▶ Requirement
Copy exactly, please, the line that has "Take the objective" in it along with every line after it to the end of the listing.

▶ Data excerpts
-------------------------
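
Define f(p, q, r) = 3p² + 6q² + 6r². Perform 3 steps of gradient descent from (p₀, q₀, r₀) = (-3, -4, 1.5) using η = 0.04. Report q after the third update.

∇f = (6p, 12q, 12r)
Step 1: at (-3, -4, 1.5), ∇f = (-18, -48, 18) → (-3, -4, 1.5) − 0.04·(-18, -48, 18) = (-2.28, -2.08, 0.78)
Step 2: at (-2.28, -2.08, 0.78), ∇f = (-13.68, -24.96, 9.36) → (-2.28, -2.08, 0.78) − 0.04·(-13.68, -24.96, 9.36) = (-1.7328, -1.0816, 0.4056)
Step 3: at (-1.7328, -1.0816, 0.4056), ∇f = (-10.3968, -12.9792, 4.8672) → (-1.7328, -1.0816, 0.4056) − 0.04·(-10.3968, -12.9792, 4.8672) = (-1.316928, -0.562432, 0.210912)
q = -0.562432

-0.562432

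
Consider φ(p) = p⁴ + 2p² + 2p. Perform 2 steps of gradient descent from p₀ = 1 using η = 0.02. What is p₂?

φ′(p) = 4p³ + 4p + 2
p₁ = 1 − 0.02·10 = 0.8
p₂ = 0.8 − 0.02·7.248 = 0.65504

0.65504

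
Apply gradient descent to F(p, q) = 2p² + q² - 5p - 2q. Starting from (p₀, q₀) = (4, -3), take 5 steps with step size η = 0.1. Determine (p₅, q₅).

∇F = (4p - 5, 2q - 2)
(p₁, q₁) = (4, -3) − 0.1·(11, -8) = (2.9, -2.2)
(p₂, q₂) = (2.9, -2.2) − 0.1·(6.6, -6.4) = (2.24, -1.56)
(p₃, q₃) = (2.24, -1.56) − 0.1·(3.96, -5.12) = (1.844, -1.048)
(p₄, q₄) = (1.844, -1.048) − 0.1·(2.376, -4.096) = (1.6064, -0.6384)
(p₅, q₅) = (1.6064, -0.6384) − 0.1·(1.4256, -3.2768) = (1.46384, -0.31072)

(1.46384, -0.31072)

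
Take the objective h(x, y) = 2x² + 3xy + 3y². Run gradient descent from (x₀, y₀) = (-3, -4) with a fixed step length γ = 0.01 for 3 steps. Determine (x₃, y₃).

∇h = (4x + 3y, 3x + 6y)
Step 1: at (-3, -4), ∇h = (-24, -33) → (-3, -4) − 0.01·(-24, -33) = (-2.76, -3.67)
Step 2: at (-2.76, -3.67), ∇h = (-22.05, -30.3) → (-2.76, -3.67) − 0.01·(-22.05, -30.3) = (-2.5395, -3.367)
Step 3: at (-2.5395, -3.367), ∇h = (-20.259, -27.8205) → (-2.5395, -3.367) − 0.01·(-20.259, -27.8205) = (-2.33691, -3.088795)

(-2.33691, -3.088795)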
-------------------------
▶ Your response
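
Take the objective h(x, y) = 2x² + 3xy + 3y². Run gradient descent from (x₀, y₀) = (-3, -4) with a fixed step length γ = 0.01 for 3 steps. Determine (x₃, y₃).

∇h = (4x + 3y, 3x + 6y)
Step 1: at (-3, -4), ∇h = (-24, -33) → (-3, -4) − 0.01·(-24, -33) = (-2.76, -3.67)
Step 2: at (-2.76, -3.67), ∇h = (-22.05, -30.3) → (-2.76, -3.67) − 0.01·(-22.05, -30.3) = (-2.5395, -3.367)
Step 3: at (-2.5395, -3.367), ∇h = (-20.259, -27.8205) → (-2.5395, -3.367) − 0.01·(-20.259, -27.8205) = (-2.33691, -3.088795)

(-2.33691, -3.088795)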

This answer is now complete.